Repeat the entries shown below with every word and mark intact.
-- Records for this exercise follows --
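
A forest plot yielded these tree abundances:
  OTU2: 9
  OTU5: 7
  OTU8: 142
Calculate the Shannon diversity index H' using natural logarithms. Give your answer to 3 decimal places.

0.397

Total N = 9+7+142 = 158, so the proportions are 0.05696, 0.0443, 0.89873 (working shown to 5 dp, full precision carried).
Each pᵢ ln pᵢ term: 0.05696×(-2.86537)=-0.16322, 0.0443×(-3.11668)=-0.13808, 0.89873×(-0.10677)=-0.09596.
Sum = -0.39725, so H' = 0.397.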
-- Records for this exercise concluded --
**Expected answer**
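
A forest plot yielded these tree abundances:
  OTU2: 9
  OTU5: 7
  OTU8: 142
Calculate the Shannon diversity index H' using natural logarithms. Give your answer to 3 decimal places.

0.397

Total N = 9+7+142 = 158, so the proportions are 0.05696, 0.0443, 0.89873 (working shown to 5 dp, full precision carried).
Each pᵢ ln pᵢ term: 0.05696×(-2.86537)=-0.16322, 0.0443×(-3.11668)=-0.13808, 0.89873×(-0.10677)=-0.09596.
Sum = -0.39725, so H' = 0.397.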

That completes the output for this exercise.